Copy each line below that includes "finite".
#### Material supplied
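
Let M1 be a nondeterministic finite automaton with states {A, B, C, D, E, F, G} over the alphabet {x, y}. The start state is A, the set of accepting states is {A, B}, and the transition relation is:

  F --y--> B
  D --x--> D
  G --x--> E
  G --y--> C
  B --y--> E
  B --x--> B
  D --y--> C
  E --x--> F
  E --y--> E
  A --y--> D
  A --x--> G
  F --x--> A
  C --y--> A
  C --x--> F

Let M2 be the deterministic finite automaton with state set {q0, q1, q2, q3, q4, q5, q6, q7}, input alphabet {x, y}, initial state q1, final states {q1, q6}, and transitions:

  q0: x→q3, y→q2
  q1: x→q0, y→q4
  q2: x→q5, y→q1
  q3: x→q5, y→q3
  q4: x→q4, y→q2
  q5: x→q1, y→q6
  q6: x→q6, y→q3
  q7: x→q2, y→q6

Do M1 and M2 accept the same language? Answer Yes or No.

Exploring the product automaton M1 × M2 from the start pair (A, q1), following both machines on each input symbol, reaches 7 state pairs: (A, q1), (G, q0), (D, q4), (E, q3), (C, q2), (F, q5), (B, q6).
M1 accepts in {A, B} and M2 accepts in {q1, q6}. In every reachable pair the two components are either both accepting — (A, q1), (B, q6) — or both non-accepting, so no string is accepted by exactly one of the machines: L(M1) \ L(M2) and L(M2) \ L(M1) are both empty.
Hence every string is accepted by M1 iff it is accepted by M2, and the two languages coincide.

Yes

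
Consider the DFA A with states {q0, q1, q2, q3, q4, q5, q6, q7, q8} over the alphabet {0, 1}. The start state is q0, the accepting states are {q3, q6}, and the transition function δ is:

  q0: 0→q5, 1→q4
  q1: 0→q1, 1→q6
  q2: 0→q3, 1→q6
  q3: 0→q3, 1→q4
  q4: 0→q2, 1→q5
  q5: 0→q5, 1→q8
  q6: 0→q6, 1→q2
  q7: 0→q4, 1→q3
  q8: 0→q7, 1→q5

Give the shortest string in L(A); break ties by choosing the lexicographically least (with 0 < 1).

100

A breadth-first search from q0 reaches an accepting state first via the path q0 → q4 → q2 → q3 on input 100.
No string of length < 3 is accepted (BFS exhausts all shorter strings without reaching an accepting state), and 100 is the lexicographically least accepting string of length 3.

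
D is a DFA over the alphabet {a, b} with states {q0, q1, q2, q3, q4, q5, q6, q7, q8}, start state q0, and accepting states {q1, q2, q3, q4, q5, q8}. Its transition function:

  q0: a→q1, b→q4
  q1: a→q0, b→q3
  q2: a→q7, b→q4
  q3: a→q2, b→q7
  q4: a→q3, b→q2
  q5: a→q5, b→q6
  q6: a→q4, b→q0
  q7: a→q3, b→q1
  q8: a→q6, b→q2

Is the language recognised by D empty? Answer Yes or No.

The string a is accepted: the run q0 → q1 ends in the accepting state q1.
Since at least one string is accepted, L(D) is not empty.

No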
########
Exercise output —
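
Let M1 be a nondeterministic finite automaton with states {A, B, C, D, E, F, G} over the alphabet {x, y}. The start state is A, the set of accepting states is {A, B}, and the transition relation is:
Let M2 be the deterministic finite automaton with state set {q0, q1, q2, q3, q4, q5, q6, q7}, input alphabet {x, y}, initial state q1, final states {q1, q6}, and transitions: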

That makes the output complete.